Data for the task:
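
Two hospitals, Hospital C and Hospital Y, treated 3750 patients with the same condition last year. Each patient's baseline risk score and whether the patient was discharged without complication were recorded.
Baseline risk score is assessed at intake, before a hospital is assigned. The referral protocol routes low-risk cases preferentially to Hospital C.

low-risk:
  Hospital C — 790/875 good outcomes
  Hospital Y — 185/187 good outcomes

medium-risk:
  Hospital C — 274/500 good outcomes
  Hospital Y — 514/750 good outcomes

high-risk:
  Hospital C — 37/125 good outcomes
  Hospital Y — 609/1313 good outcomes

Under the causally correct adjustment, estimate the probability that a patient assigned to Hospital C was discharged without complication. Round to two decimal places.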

Exercise objective:
Give all the records again. Match them exactly.

Exercise solution:
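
Two hospitals, Hospital C and Hospital Y, treated 3750 patients with the same condition last year. Each patient's baseline risk score and whether the patient was discharged without complication were recorded.
Baseline risk score is assessed at intake, before a hospital is assigned. The referral protocol routes low-risk cases preferentially to Hospital C.

low-risk:
  Hospital C — 790/875 good outcomes
  Hospital Y — 185/187 good outcomes

medium-risk:
  Hospital C — 274/500 good outcomes
  Hospital Y — 514/750 good outcomes

high-risk:
  Hospital C — 37/125 good outcomes
  Hospital Y — 609/1313 good outcomes

Under the causally correct adjustment, estimate the probability that a patient assigned to Hospital C was discharged without complication. Round to two decimal places.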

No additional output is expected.